### Problem to work on
For each line of the data below that holds "What", copy the line.
+ + + + + + +
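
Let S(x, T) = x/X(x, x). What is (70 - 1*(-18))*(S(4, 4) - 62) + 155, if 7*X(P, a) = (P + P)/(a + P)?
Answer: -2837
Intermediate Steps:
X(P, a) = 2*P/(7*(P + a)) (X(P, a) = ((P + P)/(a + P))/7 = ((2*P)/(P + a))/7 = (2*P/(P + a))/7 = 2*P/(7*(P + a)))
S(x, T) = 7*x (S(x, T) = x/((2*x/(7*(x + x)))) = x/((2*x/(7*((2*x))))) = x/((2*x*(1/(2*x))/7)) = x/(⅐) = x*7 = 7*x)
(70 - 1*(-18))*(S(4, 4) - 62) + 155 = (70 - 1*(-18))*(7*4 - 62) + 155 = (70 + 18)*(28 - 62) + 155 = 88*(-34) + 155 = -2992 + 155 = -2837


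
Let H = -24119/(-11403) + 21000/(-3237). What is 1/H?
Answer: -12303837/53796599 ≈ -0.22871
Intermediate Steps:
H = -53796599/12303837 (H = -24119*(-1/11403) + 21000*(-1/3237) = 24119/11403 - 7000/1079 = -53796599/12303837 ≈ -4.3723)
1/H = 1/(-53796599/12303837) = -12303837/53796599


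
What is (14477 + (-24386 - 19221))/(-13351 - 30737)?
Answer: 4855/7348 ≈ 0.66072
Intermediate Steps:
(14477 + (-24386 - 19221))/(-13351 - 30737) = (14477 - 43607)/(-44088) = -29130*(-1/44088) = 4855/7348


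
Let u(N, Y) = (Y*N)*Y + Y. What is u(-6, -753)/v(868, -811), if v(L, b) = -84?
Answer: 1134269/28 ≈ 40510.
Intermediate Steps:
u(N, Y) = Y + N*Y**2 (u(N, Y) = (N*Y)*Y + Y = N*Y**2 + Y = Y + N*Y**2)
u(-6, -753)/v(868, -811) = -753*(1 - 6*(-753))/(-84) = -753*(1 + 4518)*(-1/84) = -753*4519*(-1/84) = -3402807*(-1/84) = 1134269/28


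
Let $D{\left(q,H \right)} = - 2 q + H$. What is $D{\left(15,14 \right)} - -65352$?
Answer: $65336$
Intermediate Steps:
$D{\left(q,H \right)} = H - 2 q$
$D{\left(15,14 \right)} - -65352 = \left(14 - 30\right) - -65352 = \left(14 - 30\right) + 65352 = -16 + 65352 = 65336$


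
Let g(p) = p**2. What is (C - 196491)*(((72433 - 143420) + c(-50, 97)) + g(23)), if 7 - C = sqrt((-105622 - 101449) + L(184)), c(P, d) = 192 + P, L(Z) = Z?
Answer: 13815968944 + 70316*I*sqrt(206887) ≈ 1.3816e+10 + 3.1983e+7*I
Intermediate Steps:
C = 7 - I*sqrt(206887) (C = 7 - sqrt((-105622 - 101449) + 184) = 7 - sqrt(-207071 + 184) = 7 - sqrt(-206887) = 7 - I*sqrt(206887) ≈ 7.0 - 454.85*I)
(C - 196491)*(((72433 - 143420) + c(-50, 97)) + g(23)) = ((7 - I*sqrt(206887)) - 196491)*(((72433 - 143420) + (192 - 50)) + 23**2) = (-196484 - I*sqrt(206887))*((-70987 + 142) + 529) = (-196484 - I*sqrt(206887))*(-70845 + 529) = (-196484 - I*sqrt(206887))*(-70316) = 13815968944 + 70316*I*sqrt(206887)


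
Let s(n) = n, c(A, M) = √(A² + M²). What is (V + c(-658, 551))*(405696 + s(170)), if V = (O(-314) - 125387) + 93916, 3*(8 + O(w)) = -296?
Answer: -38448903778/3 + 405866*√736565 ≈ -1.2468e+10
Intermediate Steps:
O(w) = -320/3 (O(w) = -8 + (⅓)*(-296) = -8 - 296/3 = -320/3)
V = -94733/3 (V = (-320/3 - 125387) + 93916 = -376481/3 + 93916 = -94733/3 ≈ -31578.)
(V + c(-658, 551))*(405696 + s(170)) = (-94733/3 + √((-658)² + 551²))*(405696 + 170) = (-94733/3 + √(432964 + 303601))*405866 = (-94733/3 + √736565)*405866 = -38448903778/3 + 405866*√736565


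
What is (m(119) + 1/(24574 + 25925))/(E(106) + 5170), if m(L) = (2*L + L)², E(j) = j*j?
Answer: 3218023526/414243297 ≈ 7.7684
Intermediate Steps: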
+ + + + + + +
### Worked solution
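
Let S(x, T) = x/X(x, x). What is (70 - 1*(-18))*(S(4, 4) - 62) + 155, if 7*X(P, a) = (P + P)/(a + P)?
Let H = -24119/(-11403) + 21000/(-3237). What is 1/H?
What is (14477 + (-24386 - 19221))/(-13351 - 30737)?
Let u(N, Y) = (Y*N)*Y + Y. What is u(-6, -753)/v(868, -811), if v(L, b) = -84?
Let $D{\left(q,H \right)} = - 2 q + H$. What is $D{\left(15,14 \right)} - -65352$?
Let g(p) = p**2. What is (C - 196491)*(((72433 - 143420) + c(-50, 97)) + g(23)), if 7 - C = sqrt((-105622 - 101449) + L(184)), c(P, d) = 192 + P, L(Z) = Z?
Let s(n) = n, c(A, M) = √(A² + M²). What is (V + c(-658, 551))*(405696 + s(170)), if V = (O(-314) - 125387) + 93916, 3*(8 + O(w)) = -296?
What is (m(119) + 1/(24574 + 25925))/(E(106) + 5170), if m(L) = (2*L + L)², E(j) = j*j?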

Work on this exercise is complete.